→ **PROBLEM DESCRIPTION**: The task calls for each record to be given again exactly.

→ **TASK DATA**:
---

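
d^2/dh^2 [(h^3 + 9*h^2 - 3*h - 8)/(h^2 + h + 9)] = 40*(-h^3 - 12*h^2 + 15*h + 41)/(h^6 + 3*h^5 + 30*h^4 + 55*h^3 + 270*h^2 + 243*h + 729)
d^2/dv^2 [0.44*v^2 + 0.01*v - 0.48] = 0.880000000000000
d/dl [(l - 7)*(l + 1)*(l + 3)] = 3*l^2 - 6*l - 25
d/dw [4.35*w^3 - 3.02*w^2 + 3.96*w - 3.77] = 13.05*w^2 - 6.04*w + 3.96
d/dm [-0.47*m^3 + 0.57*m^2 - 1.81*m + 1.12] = -1.41*m^2 + 1.14*m - 1.81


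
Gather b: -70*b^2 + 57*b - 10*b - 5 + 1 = -70*b^2 + 47*b - 4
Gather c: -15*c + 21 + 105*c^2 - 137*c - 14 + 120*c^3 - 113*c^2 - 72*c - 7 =120*c^3 - 8*c^2 - 224*c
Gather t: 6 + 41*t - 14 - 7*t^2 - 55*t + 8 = -7*t^2 - 14*t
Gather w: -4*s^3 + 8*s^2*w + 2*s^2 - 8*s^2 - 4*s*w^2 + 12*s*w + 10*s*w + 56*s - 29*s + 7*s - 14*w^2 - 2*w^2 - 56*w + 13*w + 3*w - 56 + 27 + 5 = -4*s^3 - 6*s^2 + 34*s + w^2*(-4*s - 16) + w*(8*s^2 + 22*s - 40) - 24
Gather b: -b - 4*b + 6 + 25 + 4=35 - 5*b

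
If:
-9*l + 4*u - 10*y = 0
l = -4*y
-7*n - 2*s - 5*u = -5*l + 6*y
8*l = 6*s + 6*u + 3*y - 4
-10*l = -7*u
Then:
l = 0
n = -4/21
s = 2/3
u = 0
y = 0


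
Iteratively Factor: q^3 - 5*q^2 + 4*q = (q - 1)*(q^2 - 4*q) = q*(q - 1)*(q - 4)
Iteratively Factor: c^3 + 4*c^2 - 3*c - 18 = (c - 2)*(c^2 + 6*c + 9) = (c - 2)*(c + 3)*(c + 3)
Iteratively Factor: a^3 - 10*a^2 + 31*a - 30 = (a - 5)*(a^2 - 5*a + 6) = (a - 5)*(a - 3)*(a - 2)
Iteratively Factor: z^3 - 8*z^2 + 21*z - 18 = (z - 3)*(z^2 - 5*z + 6) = (z - 3)*(z - 2)*(z - 3)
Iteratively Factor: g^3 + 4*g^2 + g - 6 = (g + 2)*(g^2 + 2*g - 3) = (g - 1)*(g + 2)*(g + 3)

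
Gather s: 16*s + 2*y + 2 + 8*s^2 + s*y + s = 8*s^2 + s*(y + 17) + 2*y + 2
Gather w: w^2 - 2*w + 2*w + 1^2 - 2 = w^2 - 1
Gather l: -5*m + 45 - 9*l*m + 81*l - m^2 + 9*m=l*(81 - 9*m) - m^2 + 4*m + 45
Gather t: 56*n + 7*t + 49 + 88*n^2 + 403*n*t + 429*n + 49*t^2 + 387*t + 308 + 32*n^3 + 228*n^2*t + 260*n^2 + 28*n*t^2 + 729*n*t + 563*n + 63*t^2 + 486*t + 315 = 32*n^3 + 348*n^2 + 1048*n + t^2*(28*n + 112) + t*(228*n^2 + 1132*n + 880) + 672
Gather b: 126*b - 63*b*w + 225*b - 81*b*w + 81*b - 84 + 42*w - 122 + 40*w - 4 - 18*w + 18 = b*(432 - 144*w) + 64*w - 192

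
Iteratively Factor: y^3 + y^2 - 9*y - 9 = (y + 1)*(y^2 - 9) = (y + 1)*(y + 3)*(y - 3)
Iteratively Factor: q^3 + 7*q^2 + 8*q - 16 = (q + 4)*(q^2 + 3*q - 4) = (q - 1)*(q + 4)*(q + 4)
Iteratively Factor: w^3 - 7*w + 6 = (w + 3)*(w^2 - 3*w + 2) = (w - 1)*(w + 3)*(w - 2)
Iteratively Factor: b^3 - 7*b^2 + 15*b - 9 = (b - 3)*(b^2 - 4*b + 3) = (b - 3)*(b - 1)*(b - 3)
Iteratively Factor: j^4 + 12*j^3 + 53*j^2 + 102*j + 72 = (j + 3)*(j^3 + 9*j^2 + 26*j + 24) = (j + 3)*(j + 4)*(j^2 + 5*j + 6) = (j + 3)^2*(j + 4)*(j + 2)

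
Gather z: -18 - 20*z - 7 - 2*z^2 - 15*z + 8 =-2*z^2 - 35*z - 17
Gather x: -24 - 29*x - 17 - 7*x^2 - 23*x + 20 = -7*x^2 - 52*x - 21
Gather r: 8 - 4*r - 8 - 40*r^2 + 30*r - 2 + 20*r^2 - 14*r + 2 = -20*r^2 + 12*r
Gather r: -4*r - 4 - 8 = -4*r - 12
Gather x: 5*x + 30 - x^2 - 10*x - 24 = -x^2 - 5*x + 6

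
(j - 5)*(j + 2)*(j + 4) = j^3 + j^2 - 22*j - 40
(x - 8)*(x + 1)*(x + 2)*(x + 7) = x^4 + 2*x^3 - 57*x^2 - 170*x - 112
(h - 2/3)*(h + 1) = h^2 + h/3 - 2/3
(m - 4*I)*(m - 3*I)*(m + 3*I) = m^3 - 4*I*m^2 + 9*m - 36*I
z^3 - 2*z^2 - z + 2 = (z - 2)*(z - 1)*(z + 1)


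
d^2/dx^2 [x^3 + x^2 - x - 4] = 6*x + 2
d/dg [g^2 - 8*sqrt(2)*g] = 2*g - 8*sqrt(2)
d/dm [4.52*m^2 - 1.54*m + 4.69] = 9.04*m - 1.54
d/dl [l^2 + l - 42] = 2*l + 1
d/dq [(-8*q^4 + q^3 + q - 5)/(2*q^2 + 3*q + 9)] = (-32*q^5 - 70*q^4 - 282*q^3 + 25*q^2 + 20*q + 24)/(4*q^4 + 12*q^3 + 45*q^2 + 54*q + 81)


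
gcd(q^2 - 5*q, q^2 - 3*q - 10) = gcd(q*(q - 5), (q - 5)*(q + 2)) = q - 5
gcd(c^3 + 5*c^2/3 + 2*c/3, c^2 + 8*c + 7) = c + 1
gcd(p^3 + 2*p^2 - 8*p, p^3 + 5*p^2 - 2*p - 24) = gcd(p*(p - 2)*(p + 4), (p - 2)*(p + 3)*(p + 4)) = p^2 + 2*p - 8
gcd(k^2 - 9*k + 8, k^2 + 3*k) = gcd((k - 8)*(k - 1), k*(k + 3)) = 1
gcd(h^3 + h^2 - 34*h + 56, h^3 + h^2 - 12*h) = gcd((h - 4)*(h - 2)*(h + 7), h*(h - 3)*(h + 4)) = 1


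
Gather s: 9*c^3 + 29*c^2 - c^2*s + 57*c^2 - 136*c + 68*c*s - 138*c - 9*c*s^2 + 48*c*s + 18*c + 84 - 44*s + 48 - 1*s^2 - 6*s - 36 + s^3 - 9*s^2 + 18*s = 9*c^3 + 86*c^2 - 256*c + s^3 + s^2*(-9*c - 10) + s*(-c^2 + 116*c - 32) + 96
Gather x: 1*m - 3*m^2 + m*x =-3*m^2 + m*x + m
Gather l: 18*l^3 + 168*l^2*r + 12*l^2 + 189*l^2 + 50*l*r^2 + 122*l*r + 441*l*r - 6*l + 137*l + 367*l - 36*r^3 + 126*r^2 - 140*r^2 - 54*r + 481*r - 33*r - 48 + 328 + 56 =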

---

→ **RESULT**:
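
d^2/dh^2 [(h^3 + 9*h^2 - 3*h - 8)/(h^2 + h + 9)] = 40*(-h^3 - 12*h^2 + 15*h + 41)/(h^6 + 3*h^5 + 30*h^4 + 55*h^3 + 270*h^2 + 243*h + 729)
d^2/dv^2 [0.44*v^2 + 0.01*v - 0.48] = 0.880000000000000
d/dl [(l - 7)*(l + 1)*(l + 3)] = 3*l^2 - 6*l - 25
d/dw [4.35*w^3 - 3.02*w^2 + 3.96*w - 3.77] = 13.05*w^2 - 6.04*w + 3.96
d/dm [-0.47*m^3 + 0.57*m^2 - 1.81*m + 1.12] = -1.41*m^2 + 1.14*m - 1.81


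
Gather b: -70*b^2 + 57*b - 10*b - 5 + 1 = -70*b^2 + 47*b - 4
Gather c: -15*c + 21 + 105*c^2 - 137*c - 14 + 120*c^3 - 113*c^2 - 72*c - 7 =120*c^3 - 8*c^2 - 224*c
Gather t: 6 + 41*t - 14 - 7*t^2 - 55*t + 8 = -7*t^2 - 14*t
Gather w: -4*s^3 + 8*s^2*w + 2*s^2 - 8*s^2 - 4*s*w^2 + 12*s*w + 10*s*w + 56*s - 29*s + 7*s - 14*w^2 - 2*w^2 - 56*w + 13*w + 3*w - 56 + 27 + 5 = -4*s^3 - 6*s^2 + 34*s + w^2*(-4*s - 16) + w*(8*s^2 + 22*s - 40) - 24
Gather b: -b - 4*b + 6 + 25 + 4=35 - 5*b

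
If:
-9*l + 4*u - 10*y = 0
l = -4*y
-7*n - 2*s - 5*u = -5*l + 6*y
8*l = 6*s + 6*u + 3*y - 4
-10*l = -7*u
Then:
l = 0
n = -4/21
s = 2/3
u = 0
y = 0


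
Iteratively Factor: q^3 - 5*q^2 + 4*q = (q - 1)*(q^2 - 4*q) = q*(q - 1)*(q - 4)
Iteratively Factor: c^3 + 4*c^2 - 3*c - 18 = (c - 2)*(c^2 + 6*c + 9) = (c - 2)*(c + 3)*(c + 3)
Iteratively Factor: a^3 - 10*a^2 + 31*a - 30 = (a - 5)*(a^2 - 5*a + 6) = (a - 5)*(a - 3)*(a - 2)
Iteratively Factor: z^3 - 8*z^2 + 21*z - 18 = (z - 3)*(z^2 - 5*z + 6) = (z - 3)*(z - 2)*(z - 3)
Iteratively Factor: g^3 + 4*g^2 + g - 6 = (g + 2)*(g^2 + 2*g - 3) = (g - 1)*(g + 2)*(g + 3)

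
Gather s: 16*s + 2*y + 2 + 8*s^2 + s*y + s = 8*s^2 + s*(y + 17) + 2*y + 2
Gather w: w^2 - 2*w + 2*w + 1^2 - 2 = w^2 - 1
Gather l: -5*m + 45 - 9*l*m + 81*l - m^2 + 9*m=l*(81 - 9*m) - m^2 + 4*m + 45
Gather t: 56*n + 7*t + 49 + 88*n^2 + 403*n*t + 429*n + 49*t^2 + 387*t + 308 + 32*n^3 + 228*n^2*t + 260*n^2 + 28*n*t^2 + 729*n*t + 563*n + 63*t^2 + 486*t + 315 = 32*n^3 + 348*n^2 + 1048*n + t^2*(28*n + 112) + t*(228*n^2 + 1132*n + 880) + 672
Gather b: 126*b - 63*b*w + 225*b - 81*b*w + 81*b - 84 + 42*w - 122 + 40*w - 4 - 18*w + 18 = b*(432 - 144*w) + 64*w - 192

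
Iteratively Factor: y^3 + y^2 - 9*y - 9 = (y + 1)*(y^2 - 9) = (y + 1)*(y + 3)*(y - 3)
Iteratively Factor: q^3 + 7*q^2 + 8*q - 16 = (q + 4)*(q^2 + 3*q - 4) = (q - 1)*(q + 4)*(q + 4)
Iteratively Factor: w^3 - 7*w + 6 = (w + 3)*(w^2 - 3*w + 2) = (w - 1)*(w + 3)*(w - 2)
Iteratively Factor: b^3 - 7*b^2 + 15*b - 9 = (b - 3)*(b^2 - 4*b + 3) = (b - 3)*(b - 1)*(b - 3)
Iteratively Factor: j^4 + 12*j^3 + 53*j^2 + 102*j + 72 = (j + 3)*(j^3 + 9*j^2 + 26*j + 24) = (j + 3)*(j + 4)*(j^2 + 5*j + 6) = (j + 3)^2*(j + 4)*(j + 2)

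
Gather z: -18 - 20*z - 7 - 2*z^2 - 15*z + 8 =-2*z^2 - 35*z - 17
Gather x: -24 - 29*x - 17 - 7*x^2 - 23*x + 20 = -7*x^2 - 52*x - 21
Gather r: 8 - 4*r - 8 - 40*r^2 + 30*r - 2 + 20*r^2 - 14*r + 2 = -20*r^2 + 12*r
Gather r: -4*r - 4 - 8 = -4*r - 12
Gather x: 5*x + 30 - x^2 - 10*x - 24 = -x^2 - 5*x + 6

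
(j - 5)*(j + 2)*(j + 4) = j^3 + j^2 - 22*j - 40
(x - 8)*(x + 1)*(x + 2)*(x + 7) = x^4 + 2*x^3 - 57*x^2 - 170*x - 112
(h - 2/3)*(h + 1) = h^2 + h/3 - 2/3
(m - 4*I)*(m - 3*I)*(m + 3*I) = m^3 - 4*I*m^2 + 9*m - 36*I
z^3 - 2*z^2 - z + 2 = (z - 2)*(z - 1)*(z + 1)


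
d^2/dx^2 [x^3 + x^2 - x - 4] = 6*x + 2
d/dg [g^2 - 8*sqrt(2)*g] = 2*g - 8*sqrt(2)
d/dm [4.52*m^2 - 1.54*m + 4.69] = 9.04*m - 1.54
d/dl [l^2 + l - 42] = 2*l + 1
d/dq [(-8*q^4 + q^3 + q - 5)/(2*q^2 + 3*q + 9)] = (-32*q^5 - 70*q^4 - 282*q^3 + 25*q^2 + 20*q + 24)/(4*q^4 + 12*q^3 + 45*q^2 + 54*q + 81)


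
gcd(q^2 - 5*q, q^2 - 3*q - 10) = gcd(q*(q - 5), (q - 5)*(q + 2)) = q - 5
gcd(c^3 + 5*c^2/3 + 2*c/3, c^2 + 8*c + 7) = c + 1
gcd(p^3 + 2*p^2 - 8*p, p^3 + 5*p^2 - 2*p - 24) = gcd(p*(p - 2)*(p + 4), (p - 2)*(p + 3)*(p + 4)) = p^2 + 2*p - 8
gcd(k^2 - 9*k + 8, k^2 + 3*k) = gcd((k - 8)*(k - 1), k*(k + 3)) = 1
gcd(h^3 + h^2 - 34*h + 56, h^3 + h^2 - 12*h) = gcd((h - 4)*(h - 2)*(h + 7), h*(h - 3)*(h + 4)) = 1


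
Gather s: 9*c^3 + 29*c^2 - c^2*s + 57*c^2 - 136*c + 68*c*s - 138*c - 9*c*s^2 + 48*c*s + 18*c + 84 - 44*s + 48 - 1*s^2 - 6*s - 36 + s^3 - 9*s^2 + 18*s = 9*c^3 + 86*c^2 - 256*c + s^3 + s^2*(-9*c - 10) + s*(-c^2 + 116*c - 32) + 96
Gather x: 1*m - 3*m^2 + m*x =-3*m^2 + m*x + m
Gather l: 18*l^3 + 168*l^2*r + 12*l^2 + 189*l^2 + 50*l*r^2 + 122*l*r + 441*l*r - 6*l + 137*l + 367*l - 36*r^3 + 126*r^2 - 140*r^2 - 54*r + 481*r - 33*r - 48 + 328 + 56 =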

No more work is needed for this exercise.